____ Material provided

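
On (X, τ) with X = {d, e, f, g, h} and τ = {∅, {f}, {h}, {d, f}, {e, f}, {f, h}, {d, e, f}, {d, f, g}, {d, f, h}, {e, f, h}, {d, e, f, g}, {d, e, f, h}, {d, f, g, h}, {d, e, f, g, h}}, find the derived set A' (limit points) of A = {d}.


A' = {g}

For each x ∈ X, list the open sets U ∈ τ with x ∈ U, then check whether U ∩ (A ∖ {x}) ≠ ∅ for every such U.
  x = d: open {d, f} ∋ x has {d, f} ∩ (A ∖ {d}) = ∅, so x is NOT a limit point.
  x = e: open {e, f} ∋ x has {e, f} ∩ (A ∖ {e}) = ∅, so x is NOT a limit point.
  x = f: open {f} ∋ x has {f} ∩ (A ∖ {f}) = ∅, so x is NOT a limit point.
  x = g: opens ∋ x are {d, f, g}, {d, e, f, g}, {d, f, g, h}, {d, e, f, g, h}; each meets A ∖ {g}, so x IS a limit point.
  x = h: open {h} ∋ x has {h} ∩ (A ∖ {h}) = ∅, so x is NOT a limit point.
Collecting: A' = {g}.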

________

- **Assigned task**
Copy the entire listing exactly. Do not skip a line.

- **Response to this exercise**
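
On (X, τ) with X = {d, e, f, g, h} and τ = {∅, {f}, {h}, {d, f}, {e, f}, {f, h}, {d, e, f}, {d, f, g}, {d, f, h}, {e, f, h}, {d, e, f, g}, {d, e, f, h}, {d, f, g, h}, {d, e, f, g, h}}, find the derived set A' (limit points) of A = {d}.


A' = {g}

For each x ∈ X, list the open sets U ∈ τ with x ∈ U, then check whether U ∩ (A ∖ {x}) ≠ ∅ for every such U.
  x = d: open {d, f} ∋ x has {d, f} ∩ (A ∖ {d}) = ∅, so x is NOT a limit point.
  x = e: open {e, f} ∋ x has {e, f} ∩ (A ∖ {e}) = ∅, so x is NOT a limit point.
  x = f: open {f} ∋ x has {f} ∩ (A ∖ {f}) = ∅, so x is NOT a limit point.
  x = g: opens ∋ x are {d, f, g}, {d, e, f, g}, {d, f, g, h}, {d, e, f, g, h}; each meets A ∖ {g}, so x IS a limit point.
  x = h: open {h} ∋ x has {h} ∩ (A ∖ {h}) = ∅, so x is NOT a limit point.
Collecting: A' = {g}.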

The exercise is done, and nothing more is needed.